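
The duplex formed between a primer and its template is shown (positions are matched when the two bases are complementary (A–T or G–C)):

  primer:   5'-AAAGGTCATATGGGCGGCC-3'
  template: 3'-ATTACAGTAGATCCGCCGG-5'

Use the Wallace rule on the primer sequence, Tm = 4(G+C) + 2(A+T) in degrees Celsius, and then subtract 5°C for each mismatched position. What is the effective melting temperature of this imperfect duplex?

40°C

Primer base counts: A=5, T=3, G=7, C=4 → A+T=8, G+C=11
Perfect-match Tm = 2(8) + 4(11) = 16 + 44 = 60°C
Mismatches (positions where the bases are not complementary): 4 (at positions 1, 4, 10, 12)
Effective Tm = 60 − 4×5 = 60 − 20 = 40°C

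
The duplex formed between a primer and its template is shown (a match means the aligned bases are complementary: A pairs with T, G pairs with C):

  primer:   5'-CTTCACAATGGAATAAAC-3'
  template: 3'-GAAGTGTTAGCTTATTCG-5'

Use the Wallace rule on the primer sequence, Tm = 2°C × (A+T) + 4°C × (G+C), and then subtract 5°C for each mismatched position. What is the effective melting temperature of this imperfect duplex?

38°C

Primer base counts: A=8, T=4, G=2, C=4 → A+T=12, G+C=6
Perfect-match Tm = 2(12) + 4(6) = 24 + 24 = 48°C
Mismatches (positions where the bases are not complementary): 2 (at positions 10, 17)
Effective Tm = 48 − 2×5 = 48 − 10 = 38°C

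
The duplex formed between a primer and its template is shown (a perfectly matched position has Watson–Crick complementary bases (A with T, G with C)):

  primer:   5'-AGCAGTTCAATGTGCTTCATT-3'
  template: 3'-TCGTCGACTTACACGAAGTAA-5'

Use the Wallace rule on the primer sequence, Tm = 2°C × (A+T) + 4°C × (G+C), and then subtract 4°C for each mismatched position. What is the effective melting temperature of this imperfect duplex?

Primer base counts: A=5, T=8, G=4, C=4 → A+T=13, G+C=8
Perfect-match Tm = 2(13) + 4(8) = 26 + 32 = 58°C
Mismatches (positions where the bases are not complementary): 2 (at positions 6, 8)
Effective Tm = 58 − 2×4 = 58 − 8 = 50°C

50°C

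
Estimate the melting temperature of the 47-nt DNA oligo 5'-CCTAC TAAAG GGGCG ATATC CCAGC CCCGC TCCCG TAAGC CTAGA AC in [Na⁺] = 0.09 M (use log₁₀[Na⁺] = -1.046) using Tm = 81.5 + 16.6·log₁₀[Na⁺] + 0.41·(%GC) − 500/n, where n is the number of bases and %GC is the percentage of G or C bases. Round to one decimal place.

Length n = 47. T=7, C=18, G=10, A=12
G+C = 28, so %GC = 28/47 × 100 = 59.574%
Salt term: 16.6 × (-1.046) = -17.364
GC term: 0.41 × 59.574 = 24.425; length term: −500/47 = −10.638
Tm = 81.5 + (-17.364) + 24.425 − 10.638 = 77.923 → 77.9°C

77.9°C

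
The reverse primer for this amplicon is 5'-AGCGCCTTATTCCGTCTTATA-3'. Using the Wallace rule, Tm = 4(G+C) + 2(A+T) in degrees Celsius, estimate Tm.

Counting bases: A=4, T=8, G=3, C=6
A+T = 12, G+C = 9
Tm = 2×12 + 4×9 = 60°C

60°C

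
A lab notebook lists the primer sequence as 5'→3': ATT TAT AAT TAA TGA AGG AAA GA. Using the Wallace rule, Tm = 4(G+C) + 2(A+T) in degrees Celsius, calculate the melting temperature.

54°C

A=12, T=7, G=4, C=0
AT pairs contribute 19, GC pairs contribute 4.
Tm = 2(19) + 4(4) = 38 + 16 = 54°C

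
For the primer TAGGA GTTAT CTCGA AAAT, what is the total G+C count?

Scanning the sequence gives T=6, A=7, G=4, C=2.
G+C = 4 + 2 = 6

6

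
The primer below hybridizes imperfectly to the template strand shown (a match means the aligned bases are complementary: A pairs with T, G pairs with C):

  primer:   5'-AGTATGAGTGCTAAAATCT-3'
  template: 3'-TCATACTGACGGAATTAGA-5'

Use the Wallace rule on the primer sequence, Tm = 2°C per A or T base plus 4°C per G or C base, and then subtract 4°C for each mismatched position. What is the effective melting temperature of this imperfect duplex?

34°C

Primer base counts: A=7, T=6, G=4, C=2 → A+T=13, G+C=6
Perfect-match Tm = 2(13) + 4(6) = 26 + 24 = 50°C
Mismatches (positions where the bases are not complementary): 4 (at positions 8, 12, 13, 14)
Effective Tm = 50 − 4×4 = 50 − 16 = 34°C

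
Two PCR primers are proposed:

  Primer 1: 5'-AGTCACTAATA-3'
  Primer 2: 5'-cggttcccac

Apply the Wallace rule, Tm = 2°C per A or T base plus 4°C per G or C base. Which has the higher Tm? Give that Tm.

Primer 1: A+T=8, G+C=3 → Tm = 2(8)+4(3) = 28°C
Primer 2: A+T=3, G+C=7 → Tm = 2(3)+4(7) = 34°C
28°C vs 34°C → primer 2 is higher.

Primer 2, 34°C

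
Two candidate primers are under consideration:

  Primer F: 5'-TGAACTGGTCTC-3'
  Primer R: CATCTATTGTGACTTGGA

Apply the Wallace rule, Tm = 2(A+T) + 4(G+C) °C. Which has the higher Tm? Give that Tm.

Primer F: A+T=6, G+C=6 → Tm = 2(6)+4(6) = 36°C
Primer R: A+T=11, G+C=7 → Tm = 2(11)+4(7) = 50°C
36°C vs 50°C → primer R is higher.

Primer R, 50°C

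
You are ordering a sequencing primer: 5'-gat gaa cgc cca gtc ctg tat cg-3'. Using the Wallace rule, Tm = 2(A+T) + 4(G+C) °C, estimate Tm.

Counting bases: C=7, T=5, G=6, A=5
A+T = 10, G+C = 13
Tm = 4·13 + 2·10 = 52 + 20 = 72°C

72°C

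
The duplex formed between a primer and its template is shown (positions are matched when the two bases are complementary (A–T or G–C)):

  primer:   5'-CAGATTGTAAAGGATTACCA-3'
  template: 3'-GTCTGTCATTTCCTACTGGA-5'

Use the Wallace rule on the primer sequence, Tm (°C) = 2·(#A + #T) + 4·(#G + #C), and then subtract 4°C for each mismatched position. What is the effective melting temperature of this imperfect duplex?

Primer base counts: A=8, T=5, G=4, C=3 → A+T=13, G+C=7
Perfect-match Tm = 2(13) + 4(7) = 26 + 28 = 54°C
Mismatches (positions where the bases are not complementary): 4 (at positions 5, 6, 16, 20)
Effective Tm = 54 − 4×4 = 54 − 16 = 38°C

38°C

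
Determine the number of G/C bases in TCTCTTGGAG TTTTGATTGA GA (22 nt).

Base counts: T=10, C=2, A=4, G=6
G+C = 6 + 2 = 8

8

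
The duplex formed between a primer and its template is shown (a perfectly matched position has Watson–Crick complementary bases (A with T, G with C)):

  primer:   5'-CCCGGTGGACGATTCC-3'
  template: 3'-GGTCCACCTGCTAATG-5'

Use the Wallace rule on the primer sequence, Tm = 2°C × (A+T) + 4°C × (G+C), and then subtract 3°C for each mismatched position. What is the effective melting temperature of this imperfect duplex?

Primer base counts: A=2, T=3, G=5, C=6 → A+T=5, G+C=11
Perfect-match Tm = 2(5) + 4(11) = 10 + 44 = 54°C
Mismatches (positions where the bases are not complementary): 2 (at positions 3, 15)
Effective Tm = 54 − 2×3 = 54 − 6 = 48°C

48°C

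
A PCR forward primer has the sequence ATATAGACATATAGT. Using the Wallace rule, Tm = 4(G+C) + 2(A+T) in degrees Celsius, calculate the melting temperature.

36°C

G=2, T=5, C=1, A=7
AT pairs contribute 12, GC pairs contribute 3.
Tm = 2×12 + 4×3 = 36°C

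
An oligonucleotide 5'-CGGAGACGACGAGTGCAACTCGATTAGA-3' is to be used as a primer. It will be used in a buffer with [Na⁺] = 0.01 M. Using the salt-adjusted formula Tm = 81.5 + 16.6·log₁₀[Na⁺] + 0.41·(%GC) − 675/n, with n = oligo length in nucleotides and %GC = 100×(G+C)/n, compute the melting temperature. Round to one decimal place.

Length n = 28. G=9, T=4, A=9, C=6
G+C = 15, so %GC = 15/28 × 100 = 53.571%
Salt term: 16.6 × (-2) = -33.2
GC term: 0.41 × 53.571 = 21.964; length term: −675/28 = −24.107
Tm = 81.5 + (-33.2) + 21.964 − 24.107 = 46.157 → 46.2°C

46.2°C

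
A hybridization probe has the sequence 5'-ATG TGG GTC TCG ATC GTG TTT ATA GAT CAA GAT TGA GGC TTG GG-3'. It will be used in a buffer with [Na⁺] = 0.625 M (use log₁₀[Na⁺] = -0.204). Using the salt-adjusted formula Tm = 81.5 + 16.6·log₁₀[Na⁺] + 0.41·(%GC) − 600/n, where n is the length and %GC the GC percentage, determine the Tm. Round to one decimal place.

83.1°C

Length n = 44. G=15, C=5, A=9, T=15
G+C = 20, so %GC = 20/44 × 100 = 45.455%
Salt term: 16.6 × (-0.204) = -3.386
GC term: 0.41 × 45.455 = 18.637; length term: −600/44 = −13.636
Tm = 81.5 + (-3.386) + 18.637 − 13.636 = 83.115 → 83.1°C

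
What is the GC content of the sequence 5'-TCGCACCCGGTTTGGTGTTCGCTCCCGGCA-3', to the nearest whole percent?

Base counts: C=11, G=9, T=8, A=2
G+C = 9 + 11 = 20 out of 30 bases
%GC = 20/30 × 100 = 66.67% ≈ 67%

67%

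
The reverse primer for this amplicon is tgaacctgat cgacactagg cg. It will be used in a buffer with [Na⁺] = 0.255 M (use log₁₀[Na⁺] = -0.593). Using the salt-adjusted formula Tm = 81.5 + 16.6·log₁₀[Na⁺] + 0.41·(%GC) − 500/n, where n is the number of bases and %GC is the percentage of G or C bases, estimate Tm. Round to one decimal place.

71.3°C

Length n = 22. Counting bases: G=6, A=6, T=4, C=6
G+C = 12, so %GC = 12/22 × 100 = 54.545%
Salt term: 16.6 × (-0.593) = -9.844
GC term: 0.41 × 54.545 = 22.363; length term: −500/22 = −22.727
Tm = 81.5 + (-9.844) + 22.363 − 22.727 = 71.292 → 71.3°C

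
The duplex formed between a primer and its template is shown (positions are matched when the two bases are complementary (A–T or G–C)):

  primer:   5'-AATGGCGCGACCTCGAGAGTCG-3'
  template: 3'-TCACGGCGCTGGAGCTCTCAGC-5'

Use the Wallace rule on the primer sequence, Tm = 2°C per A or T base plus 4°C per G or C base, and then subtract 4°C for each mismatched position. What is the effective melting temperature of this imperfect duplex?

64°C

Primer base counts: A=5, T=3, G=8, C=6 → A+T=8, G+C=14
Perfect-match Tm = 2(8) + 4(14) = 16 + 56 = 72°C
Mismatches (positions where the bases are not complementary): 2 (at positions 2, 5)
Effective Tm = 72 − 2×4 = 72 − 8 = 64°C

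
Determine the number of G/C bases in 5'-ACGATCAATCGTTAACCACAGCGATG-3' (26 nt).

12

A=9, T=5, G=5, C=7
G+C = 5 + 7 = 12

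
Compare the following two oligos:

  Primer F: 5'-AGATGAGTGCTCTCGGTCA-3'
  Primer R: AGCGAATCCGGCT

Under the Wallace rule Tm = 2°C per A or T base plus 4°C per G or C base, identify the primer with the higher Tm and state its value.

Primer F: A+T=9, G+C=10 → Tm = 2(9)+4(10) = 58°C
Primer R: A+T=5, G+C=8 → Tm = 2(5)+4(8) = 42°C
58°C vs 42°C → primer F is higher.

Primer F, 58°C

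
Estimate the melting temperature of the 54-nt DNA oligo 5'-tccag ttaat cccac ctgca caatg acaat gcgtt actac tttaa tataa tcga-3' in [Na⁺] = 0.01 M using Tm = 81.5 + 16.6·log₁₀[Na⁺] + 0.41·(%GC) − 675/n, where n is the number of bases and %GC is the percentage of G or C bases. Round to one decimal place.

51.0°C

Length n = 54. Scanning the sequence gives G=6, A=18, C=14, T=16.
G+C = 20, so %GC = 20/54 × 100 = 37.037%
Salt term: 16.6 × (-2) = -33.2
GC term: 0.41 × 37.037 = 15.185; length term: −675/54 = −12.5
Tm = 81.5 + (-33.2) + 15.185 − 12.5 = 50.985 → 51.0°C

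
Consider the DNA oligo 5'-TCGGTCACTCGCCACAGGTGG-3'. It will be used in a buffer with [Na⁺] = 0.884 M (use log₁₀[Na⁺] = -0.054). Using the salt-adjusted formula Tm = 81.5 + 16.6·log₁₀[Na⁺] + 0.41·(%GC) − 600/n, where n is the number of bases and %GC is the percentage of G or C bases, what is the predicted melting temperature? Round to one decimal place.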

• • • • • • •

Using the entries above, output exactly the lines between the line holding "Two candidate primers" and the line holding "Primer R: CATCTATTGTGACTTGGA", end lines included, and nothing more.

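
Two candidate primers are under consideration:

  Primer F: 5'-TGAACTGGTCTC-3'
  Primer R: CATCTATTGTGACTTGGA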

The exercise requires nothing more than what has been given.